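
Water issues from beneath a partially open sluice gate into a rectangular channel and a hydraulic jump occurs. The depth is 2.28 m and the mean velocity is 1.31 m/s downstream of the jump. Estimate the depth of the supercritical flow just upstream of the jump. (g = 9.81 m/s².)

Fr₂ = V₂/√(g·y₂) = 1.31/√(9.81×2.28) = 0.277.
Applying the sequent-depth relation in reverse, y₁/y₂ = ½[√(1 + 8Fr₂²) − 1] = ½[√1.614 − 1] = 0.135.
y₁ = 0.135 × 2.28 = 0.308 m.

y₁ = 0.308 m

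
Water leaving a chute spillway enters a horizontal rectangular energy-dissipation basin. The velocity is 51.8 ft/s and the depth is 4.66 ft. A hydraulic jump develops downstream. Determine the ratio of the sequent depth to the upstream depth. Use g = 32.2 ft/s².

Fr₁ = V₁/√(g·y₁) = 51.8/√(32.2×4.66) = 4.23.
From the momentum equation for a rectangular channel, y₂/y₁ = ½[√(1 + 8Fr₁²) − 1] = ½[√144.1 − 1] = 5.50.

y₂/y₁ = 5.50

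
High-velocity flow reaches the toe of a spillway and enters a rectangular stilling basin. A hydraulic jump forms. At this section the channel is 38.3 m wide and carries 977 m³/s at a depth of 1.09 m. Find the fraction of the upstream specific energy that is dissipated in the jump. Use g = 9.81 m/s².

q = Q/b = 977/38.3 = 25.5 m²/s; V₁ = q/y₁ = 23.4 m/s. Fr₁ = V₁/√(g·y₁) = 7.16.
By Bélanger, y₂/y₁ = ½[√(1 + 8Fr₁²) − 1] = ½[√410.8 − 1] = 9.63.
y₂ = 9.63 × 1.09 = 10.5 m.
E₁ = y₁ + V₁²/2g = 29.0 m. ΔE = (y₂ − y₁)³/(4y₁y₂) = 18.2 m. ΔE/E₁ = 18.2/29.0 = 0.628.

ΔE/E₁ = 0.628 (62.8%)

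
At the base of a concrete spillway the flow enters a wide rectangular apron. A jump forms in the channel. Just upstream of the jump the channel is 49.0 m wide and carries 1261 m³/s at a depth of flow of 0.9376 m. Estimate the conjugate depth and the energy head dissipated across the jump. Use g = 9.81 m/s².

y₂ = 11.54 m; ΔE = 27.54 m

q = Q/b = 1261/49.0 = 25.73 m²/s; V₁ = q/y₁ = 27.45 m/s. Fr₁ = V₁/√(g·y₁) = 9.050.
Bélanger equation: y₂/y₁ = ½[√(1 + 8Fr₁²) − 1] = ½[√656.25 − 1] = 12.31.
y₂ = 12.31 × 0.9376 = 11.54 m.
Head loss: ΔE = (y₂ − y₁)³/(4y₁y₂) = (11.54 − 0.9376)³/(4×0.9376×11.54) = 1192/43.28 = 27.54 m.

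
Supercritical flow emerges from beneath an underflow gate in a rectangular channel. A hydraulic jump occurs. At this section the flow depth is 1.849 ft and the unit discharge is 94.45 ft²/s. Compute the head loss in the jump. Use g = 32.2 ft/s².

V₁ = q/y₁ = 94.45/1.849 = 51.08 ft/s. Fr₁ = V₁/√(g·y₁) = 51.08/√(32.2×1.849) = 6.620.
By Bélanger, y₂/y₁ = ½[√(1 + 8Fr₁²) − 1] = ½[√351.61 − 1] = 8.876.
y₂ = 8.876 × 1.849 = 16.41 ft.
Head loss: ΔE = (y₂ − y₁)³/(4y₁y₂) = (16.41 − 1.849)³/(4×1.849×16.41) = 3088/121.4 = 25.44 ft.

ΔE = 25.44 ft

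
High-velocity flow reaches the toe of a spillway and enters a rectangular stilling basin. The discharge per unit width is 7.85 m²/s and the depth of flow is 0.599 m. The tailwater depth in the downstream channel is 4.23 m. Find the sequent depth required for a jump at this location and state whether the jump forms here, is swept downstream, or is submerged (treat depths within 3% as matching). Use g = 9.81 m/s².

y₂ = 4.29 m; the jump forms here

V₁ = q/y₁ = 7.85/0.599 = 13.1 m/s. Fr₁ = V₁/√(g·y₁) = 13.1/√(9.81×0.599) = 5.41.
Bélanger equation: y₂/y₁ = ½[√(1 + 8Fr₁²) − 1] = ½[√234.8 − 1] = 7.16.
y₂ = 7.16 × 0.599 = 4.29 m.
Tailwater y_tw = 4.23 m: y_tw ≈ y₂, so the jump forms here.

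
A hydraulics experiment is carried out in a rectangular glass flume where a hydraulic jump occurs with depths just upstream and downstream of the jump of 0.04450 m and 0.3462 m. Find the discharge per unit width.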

EXERCISE
I need all of the records above retyped exactly, please.

ANSWER TO THE EXERCISE
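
Water issues from beneath a partially open sluice gate into a rectangular channel and a hydraulic jump occurs. The depth is 2.28 m and the mean velocity is 1.31 m/s downstream of the jump. Estimate the depth of the supercritical flow just upstream of the jump. (g = 9.81 m/s².)

Fr₂ = V₂/√(g·y₂) = 1.31/√(9.81×2.28) = 0.277.
Applying the sequent-depth relation in reverse, y₁/y₂ = ½[√(1 + 8Fr₂²) − 1] = ½[√1.614 − 1] = 0.135.
y₁ = 0.135 × 2.28 = 0.308 m.

y₁ = 0.308 m

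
Water leaving a chute spillway enters a horizontal rectangular energy-dissipation basin. The velocity is 51.8 ft/s and the depth is 4.66 ft. A hydraulic jump develops downstream. Determine the ratio of the sequent depth to the upstream depth. Use g = 32.2 ft/s².

Fr₁ = V₁/√(g·y₁) = 51.8/√(32.2×4.66) = 4.23.
From the momentum equation for a rectangular channel, y₂/y₁ = ½[√(1 + 8Fr₁²) − 1] = ½[√144.1 − 1] = 5.50.

y₂/y₁ = 5.50

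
High-velocity flow reaches the toe of a spillway and enters a rectangular stilling basin. A hydraulic jump forms. At this section the channel is 38.3 m wide and carries 977 m³/s at a depth of 1.09 m. Find the fraction of the upstream specific energy that is dissipated in the jump. Use g = 9.81 m/s².

q = Q/b = 977/38.3 = 25.5 m²/s; V₁ = q/y₁ = 23.4 m/s. Fr₁ = V₁/√(g·y₁) = 7.16.
By Bélanger, y₂/y₁ = ½[√(1 + 8Fr₁²) − 1] = ½[√410.8 − 1] = 9.63.
y₂ = 9.63 × 1.09 = 10.5 m.
E₁ = y₁ + V₁²/2g = 29.0 m. ΔE = (y₂ − y₁)³/(4y₁y₂) = 18.2 m. ΔE/E₁ = 18.2/29.0 = 0.628.

ΔE/E₁ = 0.628 (62.8%)

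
At the base of a concrete spillway the flow enters a wide rectangular apron. A jump forms in the channel. Just upstream of the jump the channel is 49.0 m wide and carries 1261 m³/s at a depth of flow of 0.9376 m. Estimate the conjugate depth and the energy head dissipated across the jump. Use g = 9.81 m/s².

y₂ = 11.54 m; ΔE = 27.54 m

q = Q/b = 1261/49.0 = 25.73 m²/s; V₁ = q/y₁ = 27.45 m/s. Fr₁ = V₁/√(g·y₁) = 9.050.
Bélanger equation: y₂/y₁ = ½[√(1 + 8Fr₁²) − 1] = ½[√656.25 − 1] = 12.31.
y₂ = 12.31 × 0.9376 = 11.54 m.
Head loss: ΔE = (y₂ − y₁)³/(4y₁y₂) = (11.54 − 0.9376)³/(4×0.9376×11.54) = 1192/43.28 = 27.54 m.

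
Supercritical flow emerges from beneath an underflow gate in a rectangular channel. A hydraulic jump occurs. At this section the flow depth is 1.849 ft and the unit discharge is 94.45 ft²/s. Compute the head loss in the jump. Use g = 32.2 ft/s².

V₁ = q/y₁ = 94.45/1.849 = 51.08 ft/s. Fr₁ = V₁/√(g·y₁) = 51.08/√(32.2×1.849) = 6.620.
By Bélanger, y₂/y₁ = ½[√(1 + 8Fr₁²) − 1] = ½[√351.61 − 1] = 8.876.
y₂ = 8.876 × 1.849 = 16.41 ft.
Head loss: ΔE = (y₂ − y₁)³/(4y₁y₂) = (16.41 − 1.849)³/(4×1.849×16.41) = 3088/121.4 = 25.44 ft.

ΔE = 25.44 ft

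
High-velocity flow reaches the toe of a spillway and enters a rectangular stilling basin. The discharge per unit width is 7.85 m²/s and the depth of flow is 0.599 m. The tailwater depth in the downstream channel is 4.23 m. Find the sequent depth required for a jump at this location and state whether the jump forms here, is swept downstream, or is submerged (treat depths within 3% as matching). Use g = 9.81 m/s².

y₂ = 4.29 m; the jump forms here

V₁ = q/y₁ = 7.85/0.599 = 13.1 m/s. Fr₁ = V₁/√(g·y₁) = 13.1/√(9.81×0.599) = 5.41.
Bélanger equation: y₂/y₁ = ½[√(1 + 8Fr₁²) − 1] = ½[√234.8 − 1] = 7.16.
y₂ = 7.16 × 0.599 = 4.29 m.
Tailwater y_tw = 4.23 m: y_tw ≈ y₂, so the jump forms here.

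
A hydraulics experiment is carried out in a rectangular glass flume where a hydraulic jump occurs with depths just upstream and downstream of the jump of 0.04450 m and 0.3462 m. Find the discharge per unit width.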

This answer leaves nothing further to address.